■ TRY IT: Start at the line below containing "A ($12, 11 util);" and stop at the line containing "A shopper has a budget of $9.". Repeat every line of that stretch exactly, and nothing outside it.

■ DATA TO EXAMINE:
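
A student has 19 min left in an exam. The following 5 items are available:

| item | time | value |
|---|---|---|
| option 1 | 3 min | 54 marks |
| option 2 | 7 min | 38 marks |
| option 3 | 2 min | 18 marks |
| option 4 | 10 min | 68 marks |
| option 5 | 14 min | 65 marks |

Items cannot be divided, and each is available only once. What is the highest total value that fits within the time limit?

140 marks

Check high-value combinations within 19 min:
- option 1+option 3+option 4: time 3+2+10=15, value 54+18+68=140
- option 1+option 3+option 5: time 3+2+14=19, value 54+18+65=137
- option 2+option 3+option 4: time 7+2+10=19, value 38+18+68=124
- option 1+option 4: time 3+10=13, value 54+68=122
Best: 140 marks.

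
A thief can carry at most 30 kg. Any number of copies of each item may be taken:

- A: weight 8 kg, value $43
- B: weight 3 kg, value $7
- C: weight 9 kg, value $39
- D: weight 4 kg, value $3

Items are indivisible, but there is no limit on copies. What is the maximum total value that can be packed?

Best value-per-unit is A at 43/8; filling with it alone gives 3×43 = 129.
Optimal mix: 3×A + 2×B → weight 30, value 143.

$143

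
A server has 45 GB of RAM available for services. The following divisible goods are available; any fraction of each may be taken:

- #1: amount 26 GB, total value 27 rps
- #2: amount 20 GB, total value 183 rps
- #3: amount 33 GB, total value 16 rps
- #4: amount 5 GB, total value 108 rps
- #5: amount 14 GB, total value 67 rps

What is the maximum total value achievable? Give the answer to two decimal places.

Take in order of value per unit:
- #4 (108/5 per unit): all 5 → value 108, running total 108.00
- #2 (183/20 per unit): all 20 → value 183, running total 291.00
- #5 (67/14 per unit): all 14 → value 67, running total 358.00
- #1 (27/26 per unit): 6 of 26 → value 6×27/26 = 6.2308, running total 364.23
Total 364.23.

364.23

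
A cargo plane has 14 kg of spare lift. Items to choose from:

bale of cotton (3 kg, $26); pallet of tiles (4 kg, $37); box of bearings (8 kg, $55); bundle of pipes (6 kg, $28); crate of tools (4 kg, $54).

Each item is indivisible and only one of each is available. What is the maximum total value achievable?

$119

Check high-value combinations within 14 kg:
- pallet of tiles+bundle of pipes+crate of tools: weight 4+6+4=14, value 37+28+54=119
- bale of cotton+pallet of tiles+crate of tools: weight 3+4+4=11, value 26+37+54=117
- box of bearings+crate of tools: weight 8+4=12, value 55+54=109
- bale of cotton+bundle of pipes+crate of tools: weight 3+6+4=13, value 26+28+54=108
Best: $119.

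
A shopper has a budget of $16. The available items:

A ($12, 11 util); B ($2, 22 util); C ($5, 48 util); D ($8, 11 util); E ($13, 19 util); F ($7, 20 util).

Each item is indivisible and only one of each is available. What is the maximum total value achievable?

90 util

Check high-value combinations within $16:
- B+C+F: cost 2+5+7=14, value 22+48+20=90
- B+C+D: cost 2+5+8=15, value 22+48+11=81
- B+C: cost 2+5=7, value 22+48=70
- C+F: cost 5+7=12, value 48+20=68
Best: 90 util.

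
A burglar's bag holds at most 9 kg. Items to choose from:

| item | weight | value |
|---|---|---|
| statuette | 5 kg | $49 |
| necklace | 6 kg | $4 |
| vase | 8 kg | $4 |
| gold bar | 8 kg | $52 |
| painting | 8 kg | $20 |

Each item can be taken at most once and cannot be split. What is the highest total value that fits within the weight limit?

$52

This is a 0/1 knapsack; check combinations near the capacity.
- gold bar: weight 8, value 52
- statuette: weight 5, value 49
- painting: weight 8, value 20
- necklace: weight 6, value 4
- vase: weight 8, value 4
Best: $52.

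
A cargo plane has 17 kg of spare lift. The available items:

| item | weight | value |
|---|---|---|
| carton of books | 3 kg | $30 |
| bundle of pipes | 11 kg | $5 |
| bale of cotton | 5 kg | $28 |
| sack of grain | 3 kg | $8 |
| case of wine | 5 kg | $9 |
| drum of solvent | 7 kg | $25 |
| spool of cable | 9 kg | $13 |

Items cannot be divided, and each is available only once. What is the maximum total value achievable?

$83

This is a 0/1 knapsack; check combinations near the capacity.
- carton of books+bale of cotton+drum of solvent: weight 3+5+7=15, value 30+28+25=83
- carton of books+bale of cotton+sack of grain+case of wine: weight 3+5+3+5=16, value 30+28+8+9=75
- carton of books+bale of cotton+spool of cable: weight 3+5+9=17, value 30+28+13=71
Best: $83.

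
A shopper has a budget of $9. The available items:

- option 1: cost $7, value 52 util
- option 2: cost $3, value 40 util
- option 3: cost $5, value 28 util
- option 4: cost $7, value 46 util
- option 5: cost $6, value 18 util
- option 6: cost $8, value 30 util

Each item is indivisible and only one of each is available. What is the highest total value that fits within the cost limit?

Check high-value combinations within $9:
- option 2+option 3: cost 3+5=8, value 40+28=68
- option 2+option 5: cost 3+6=9, value 40+18=58
- option 1: cost 7, value 52
- option 4: cost 7, value 46
- option 2: cost 3, value 40
Best: 68 util.

68 util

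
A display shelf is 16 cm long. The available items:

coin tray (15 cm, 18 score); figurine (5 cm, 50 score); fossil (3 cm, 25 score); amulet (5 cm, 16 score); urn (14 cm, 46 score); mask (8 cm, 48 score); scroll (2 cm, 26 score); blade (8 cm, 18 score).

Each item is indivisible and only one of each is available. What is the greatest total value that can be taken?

Check high-value combinations within 16 cm:
- figurine+mask+scroll: length 5+8+2=15, value 50+48+26=124
- figurine+fossil+mask: length 5+3+8=16, value 50+25+48=123
- figurine+fossil+amulet+scroll: length 5+3+5+2=15, value 50+25+16+26=117
- figurine+fossil+scroll: length 5+3+2=10, value 50+25+26=101
Best: 124 score.

124 score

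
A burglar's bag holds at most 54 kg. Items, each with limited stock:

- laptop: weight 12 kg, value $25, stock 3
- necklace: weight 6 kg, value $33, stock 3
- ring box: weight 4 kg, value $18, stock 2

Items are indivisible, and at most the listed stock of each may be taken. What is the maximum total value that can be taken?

$185

Top feasible selections:
- 2×laptop + 3×necklace + 2×ring box: weight 50, value 185
- 3×laptop + 3×necklace: weight 54, value 174
Best: $185.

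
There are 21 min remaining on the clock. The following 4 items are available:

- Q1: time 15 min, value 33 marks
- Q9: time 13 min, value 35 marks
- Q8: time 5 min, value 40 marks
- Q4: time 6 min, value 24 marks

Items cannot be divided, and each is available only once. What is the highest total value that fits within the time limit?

75 marks

Check high-value combinations within 21 min:
- Q9+Q8: time 13+5=18, value 35+40=75
- Q1+Q8: time 15+5=20, value 33+40=73
- Q8+Q4: time 5+6=11, value 40+24=64
Best: 75 marks.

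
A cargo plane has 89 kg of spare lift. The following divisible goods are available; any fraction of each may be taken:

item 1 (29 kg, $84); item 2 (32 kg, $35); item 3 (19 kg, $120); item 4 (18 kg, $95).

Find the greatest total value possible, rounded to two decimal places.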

■ FINISHED TASK:
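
A ($12, 11 util); B ($2, 22 util); C ($5, 48 util); D ($8, 11 util); E ($13, 19 util); F ($7, 20 util).

Each item is indivisible and only one of each is available. What is the maximum total value achievable?

90 util

Check high-value combinations within $16:
- B+C+F: cost 2+5+7=14, value 22+48+20=90
- B+C+D: cost 2+5+8=15, value 22+48+11=81
- B+C: cost 2+5=7, value 22+48=70
- C+F: cost 5+7=12, value 48+20=68
Best: 90 util.

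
A burglar's bag holds at most 9 kg. Items to choose from:

| item | weight | value |
|---|---|---|
| statuette | 5 kg | $49 |
| necklace | 6 kg | $4 |
| vase | 8 kg | $4 |
| gold bar | 8 kg | $52 |
| painting | 8 kg | $20 |

Each item can be taken at most once and cannot be split. What is the highest total value that fits within the weight limit?

$52

This is a 0/1 knapsack; check combinations near the capacity.
- gold bar: weight 8, value 52
- statuette: weight 5, value 49
- painting: weight 8, value 20
- necklace: weight 6, value 4
- vase: weight 8, value 4
Best: $52.

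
A cargo plane has 17 kg of spare lift. The available items:

| item | weight | value |
|---|---|---|
| carton of books | 3 kg | $30 |
| bundle of pipes | 11 kg | $5 |
| bale of cotton | 5 kg | $28 |
| sack of grain | 3 kg | $8 |
| case of wine | 5 kg | $9 |
| drum of solvent | 7 kg | $25 |
| spool of cable | 9 kg | $13 |

Items cannot be divided, and each is available only once. What is the maximum total value achievable?

$83

This is a 0/1 knapsack; check combinations near the capacity.
- carton of books+bale of cotton+drum of solvent: weight 3+5+7=15, value 30+28+25=83
- carton of books+bale of cotton+sack of grain+case of wine: weight 3+5+3+5=16, value 30+28+8+9=75
- carton of books+bale of cotton+spool of cable: weight 3+5+9=17, value 30+28+13=71
Best: $83.

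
A shopper has a budget of $9. The available items: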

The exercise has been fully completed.